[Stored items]
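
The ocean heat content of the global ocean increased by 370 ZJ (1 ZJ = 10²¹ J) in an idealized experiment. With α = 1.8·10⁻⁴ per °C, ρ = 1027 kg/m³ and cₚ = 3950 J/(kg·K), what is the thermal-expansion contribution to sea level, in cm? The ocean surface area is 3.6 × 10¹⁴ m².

about 4.6 cm

Per unit area: Q = 370×10²¹ / (3.6×10¹⁴) ≈ 1.028×10⁹ J/m²
Δh = αQ/(ρcₚ) = 1.8×10⁻⁴ × 1.028×10⁹ / (1027 × 3950) ≈ 0.045614 m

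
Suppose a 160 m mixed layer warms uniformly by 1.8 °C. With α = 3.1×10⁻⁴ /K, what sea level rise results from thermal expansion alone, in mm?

Δh = αΔT·H = 3.1×10⁻⁴ × 1.8 × 160 = 0.08928 m

about 89.3 mm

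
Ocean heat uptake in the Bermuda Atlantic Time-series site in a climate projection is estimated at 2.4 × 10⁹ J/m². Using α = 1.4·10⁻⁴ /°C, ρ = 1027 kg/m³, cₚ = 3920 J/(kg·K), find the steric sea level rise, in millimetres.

Δh = 83.5 mm

Δh = αQ/(ρcₚ) = 1.4×10⁻⁴ × 2.4×10⁹ / (1027 × 3920) ≈ 0.083461 m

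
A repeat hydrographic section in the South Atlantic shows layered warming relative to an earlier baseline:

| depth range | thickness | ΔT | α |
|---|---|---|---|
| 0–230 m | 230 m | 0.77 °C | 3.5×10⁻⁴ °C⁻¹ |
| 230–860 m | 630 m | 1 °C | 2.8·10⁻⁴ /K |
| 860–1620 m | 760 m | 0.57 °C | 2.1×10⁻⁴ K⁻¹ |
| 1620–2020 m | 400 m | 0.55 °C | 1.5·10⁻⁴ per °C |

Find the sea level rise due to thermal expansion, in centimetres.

about 36 cm

3.5×10⁻⁴ × 0.77 × 230 = 0.061985 m
230–860 m: 1 × 630 × 2.8×10⁻⁴ = 0.17640 m
860–1620 m: 760 × 2.1×10⁻⁴ × 0.57 = 0.090972 m
0.55 × 400 × 1.5×10⁻⁴ = 0.03300 m
Δh = 0.061985 + 0.17640 + 0.090972 + 0.03300 = 0.362357 m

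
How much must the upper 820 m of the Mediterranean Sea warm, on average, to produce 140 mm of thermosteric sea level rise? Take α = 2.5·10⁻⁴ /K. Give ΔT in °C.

ΔT = Δh/(αH) = 0.14 / (2.5×10⁻⁴ × 820) ≈ 0.6829 °C

0.683 °C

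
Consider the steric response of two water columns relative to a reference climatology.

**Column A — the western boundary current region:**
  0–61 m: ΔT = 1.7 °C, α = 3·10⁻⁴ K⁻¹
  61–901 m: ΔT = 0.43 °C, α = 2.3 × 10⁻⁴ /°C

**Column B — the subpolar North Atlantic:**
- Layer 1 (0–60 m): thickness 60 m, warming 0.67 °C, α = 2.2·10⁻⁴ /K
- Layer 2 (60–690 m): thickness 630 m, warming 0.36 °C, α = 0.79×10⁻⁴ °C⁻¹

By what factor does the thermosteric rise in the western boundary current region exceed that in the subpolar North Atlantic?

A 61 × 3×10⁻⁴ × 1.7 = 0.03111 m
A Layer 2: 0.43 × 840 × 2.3×10⁻⁴ = 0.083076 m
A total: 0.114186 m
B 0–60 m: 2.2×10⁻⁴ × 0.67 × 60 = 0.008844 m
B 0.36 × 0.79×10⁻⁴ × 630 = 0.0179172 m
B total: 0.0267612 m
Ratio: 0.114186 / 0.0267612 ≈ 4.267

a factor of 4.27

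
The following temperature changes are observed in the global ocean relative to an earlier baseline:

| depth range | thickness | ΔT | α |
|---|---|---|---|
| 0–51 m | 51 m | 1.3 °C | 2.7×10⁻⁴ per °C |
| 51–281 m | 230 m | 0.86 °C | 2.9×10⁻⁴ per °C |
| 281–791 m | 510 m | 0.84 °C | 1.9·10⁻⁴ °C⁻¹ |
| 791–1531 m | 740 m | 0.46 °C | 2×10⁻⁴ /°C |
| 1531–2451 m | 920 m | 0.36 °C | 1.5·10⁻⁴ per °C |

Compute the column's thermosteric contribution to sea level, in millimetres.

51 × 1.3 × 2.7×10⁻⁴ = 0.017901 m
Layer 2: 0.86 × 2.9×10⁻⁴ × 230 = 0.057362 m
Layer 3: 0.84 × 1.9×10⁻⁴ × 510 = 0.081396 m
740 × 0.46 × 2×10⁻⁴ = 0.06808 m
Layer 5: 0.36 × 920 × 1.5×10⁻⁴ = 0.04968 m
Δh = 0.017901 + 0.057362 + 0.081396 + 0.06808 + 0.04968 = 0.274419 m ≈ 270 mm

Δh ≈ 270 mm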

Work item ▸ Give again, exactly, every line from the one holding "2×10⁻⁴ /°C |" to the last line of the data.

Answer for this exercise ▸
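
| 791–1531 m | 740 m | 0.46 °C | 2×10⁻⁴ /°C |
| 1531–2451 m | 920 m | 0.36 °C | 1.5·10⁻⁴ per °C |

Compute the column's thermosteric contribution to sea level, in millimetres.

51 × 1.3 × 2.7×10⁻⁴ = 0.017901 m
Layer 2: 0.86 × 2.9×10⁻⁴ × 230 = 0.057362 m
Layer 3: 0.84 × 1.9×10⁻⁴ × 510 = 0.081396 m
740 × 0.46 × 2×10⁻⁴ = 0.06808 m
Layer 5: 0.36 × 920 × 1.5×10⁻⁴ = 0.04968 m
Δh = 0.017901 + 0.057362 + 0.081396 + 0.06808 + 0.04968 = 0.274419 m ≈ 270 mm

Δh ≈ 270 mm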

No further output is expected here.